> [YOUR TASK]
Only an exact repetition of the lines from the one that holds "- 9165\right) \left(37760" to the end of the records is wanted.

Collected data
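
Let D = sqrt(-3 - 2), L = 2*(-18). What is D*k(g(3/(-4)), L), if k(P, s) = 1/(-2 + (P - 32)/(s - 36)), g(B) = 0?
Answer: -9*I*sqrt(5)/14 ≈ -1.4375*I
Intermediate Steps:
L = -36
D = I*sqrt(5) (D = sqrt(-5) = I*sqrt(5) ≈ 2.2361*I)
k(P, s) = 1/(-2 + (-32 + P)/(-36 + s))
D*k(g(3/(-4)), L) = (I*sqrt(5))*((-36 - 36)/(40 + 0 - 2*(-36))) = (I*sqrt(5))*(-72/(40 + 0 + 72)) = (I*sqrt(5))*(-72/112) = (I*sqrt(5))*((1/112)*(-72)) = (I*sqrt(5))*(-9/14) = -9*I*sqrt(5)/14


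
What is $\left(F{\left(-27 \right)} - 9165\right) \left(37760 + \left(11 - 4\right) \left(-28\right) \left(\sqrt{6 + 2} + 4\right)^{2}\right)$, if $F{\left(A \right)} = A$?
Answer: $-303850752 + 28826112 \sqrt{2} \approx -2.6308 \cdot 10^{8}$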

> [RESULT FOR THIS EXERCISE]
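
What is $\left(F{\left(-27 \right)} - 9165\right) \left(37760 + \left(11 - 4\right) \left(-28\right) \left(\sqrt{6 + 2} + 4\right)^{2}\right)$, if $F{\left(A \right)} = A$?
Answer: $-303850752 + 28826112 \sqrt{2} \approx -2.6308 \cdot 10^{8}$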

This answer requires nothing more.